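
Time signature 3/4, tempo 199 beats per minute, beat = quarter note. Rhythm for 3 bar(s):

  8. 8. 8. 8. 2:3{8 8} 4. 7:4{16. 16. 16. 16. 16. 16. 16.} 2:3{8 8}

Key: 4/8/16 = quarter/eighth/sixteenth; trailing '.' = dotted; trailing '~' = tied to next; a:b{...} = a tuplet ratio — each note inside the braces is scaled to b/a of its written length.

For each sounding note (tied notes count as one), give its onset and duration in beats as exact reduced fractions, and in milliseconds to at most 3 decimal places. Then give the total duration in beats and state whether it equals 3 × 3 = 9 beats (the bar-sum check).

1) 0.0ms=0b +226.131ms=3/4b
2) 226.131ms=3/4b +226.131ms=3/4b
3) 452.261ms=3/2b +226.131ms=3/4b
4) 678.392ms=9/4b +226.131ms=3/4b
5) 904.523ms=3b +226.131ms=3/4b
6) 1130.653ms=15/4b +226.131ms=3/4b
7) 1356.784ms=9/2b +452.261ms=3/2b
8) 1809.045ms=6b +64.609ms=3/14b
9) 1873.654ms=87/14b +64.609ms=3/14b
10) 1938.263ms=45/7b +64.609ms=3/14b
11) 2002.872ms=93/14b +64.609ms=3/14b
12) 2067.48ms=48/7b +64.609ms=3/14b
13) 2132.089ms=99/14b +64.609ms=3/14b
14) 2196.698ms=51/7b +64.609ms=3/14b
15) 2261.307ms=15/2b +226.131ms=3/4b
16) 2487.437ms=33/4b +226.131ms=3/4b
Σ=9b of 9 (199bpm 3/4) — PASS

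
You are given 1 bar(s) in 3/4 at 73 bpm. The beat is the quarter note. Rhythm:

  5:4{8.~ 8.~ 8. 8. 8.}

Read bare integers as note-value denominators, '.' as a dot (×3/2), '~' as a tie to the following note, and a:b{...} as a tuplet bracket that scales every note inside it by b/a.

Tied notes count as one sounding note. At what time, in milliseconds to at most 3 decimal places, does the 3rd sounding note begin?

1. 0.0ms @ 0 + 1479.452ms (9/5)
2. 1479.452ms @ 9/5 + 493.151ms (3/5)
3. 1972.603ms @ 12/5 + 493.151ms (3/5)

note 3 onset = 12/5b = 1972.603ms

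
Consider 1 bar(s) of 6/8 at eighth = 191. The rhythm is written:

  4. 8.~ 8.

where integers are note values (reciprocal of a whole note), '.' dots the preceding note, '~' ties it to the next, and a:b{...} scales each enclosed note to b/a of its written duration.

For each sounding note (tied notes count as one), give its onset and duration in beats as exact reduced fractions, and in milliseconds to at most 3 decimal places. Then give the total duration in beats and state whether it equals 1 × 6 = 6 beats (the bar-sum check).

1) 0.0ms=0b +942.408ms=3b
2) 942.408ms=3b +942.408ms=3b
Σ=6b of 6 (191bpm 6/8) — PASS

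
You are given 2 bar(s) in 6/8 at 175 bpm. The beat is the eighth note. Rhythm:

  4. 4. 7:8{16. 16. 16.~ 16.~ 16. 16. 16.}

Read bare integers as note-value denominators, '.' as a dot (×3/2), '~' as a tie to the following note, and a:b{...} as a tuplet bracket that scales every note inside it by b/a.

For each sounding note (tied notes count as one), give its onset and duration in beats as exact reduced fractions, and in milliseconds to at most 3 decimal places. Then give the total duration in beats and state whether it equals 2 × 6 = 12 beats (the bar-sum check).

1) 0.0ms=0b +1028.571ms=3b
2) 1028.571ms=3b +1028.571ms=3b
3) 2057.143ms=6b +293.878ms=6/7b
4) 2351.02ms=48/7b +293.878ms=6/7b
5) 2644.898ms=54/7b +881.633ms=18/7b
6) 3526.531ms=72/7b +293.878ms=6/7b
7) 3820.408ms=78/7b +293.878ms=6/7b
Σ=12b of 12 (175bpm 6/8) — PASS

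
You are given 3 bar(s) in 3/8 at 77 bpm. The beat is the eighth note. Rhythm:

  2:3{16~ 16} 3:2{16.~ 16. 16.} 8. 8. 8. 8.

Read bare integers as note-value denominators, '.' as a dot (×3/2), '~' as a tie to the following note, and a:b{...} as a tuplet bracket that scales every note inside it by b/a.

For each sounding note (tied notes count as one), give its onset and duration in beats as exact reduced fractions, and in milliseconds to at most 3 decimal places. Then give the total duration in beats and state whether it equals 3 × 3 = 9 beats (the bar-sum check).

1) 0.0ms=0b +1168.831ms=3/2b
2) 1168.831ms=3/2b +779.221ms=1b
3) 1948.052ms=5/2b +389.61ms=1/2b
4) 2337.662ms=3b +1168.831ms=3/2b
5) 3506.494ms=9/2b +1168.831ms=3/2b
6) 4675.325ms=6b +1168.831ms=3/2b
7) 5844.156ms=15/2b +1168.831ms=3/2b
Σ=9b of 9 (77bpm 3/8) — PASS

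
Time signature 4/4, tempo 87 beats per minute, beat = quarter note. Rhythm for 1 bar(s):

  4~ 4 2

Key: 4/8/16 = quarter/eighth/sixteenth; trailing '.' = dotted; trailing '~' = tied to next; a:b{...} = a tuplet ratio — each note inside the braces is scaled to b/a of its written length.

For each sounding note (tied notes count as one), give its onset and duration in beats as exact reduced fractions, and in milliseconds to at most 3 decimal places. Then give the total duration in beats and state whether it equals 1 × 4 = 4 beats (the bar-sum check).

1) 0.0ms=0b +1379.31ms=2b
2) 1379.31ms=2b +1379.31ms=2b
Σ=4b of 4 (87bpm 4/4) — PASS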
__________________________________________________
**INSTRUCTIONS TO FOLLOW**.
Among the lines of the preceding data, which ones hold the word "tempo"? List them.

**RESULT OF THIS TASK**.
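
Time signature 3/4, tempo 199 beats per minute, beat = quarter note. Rhythm for 3 bar(s):
Time signature 4/4, tempo 87 beats per minute, beat = quarter note. Rhythm for 1 bar(s):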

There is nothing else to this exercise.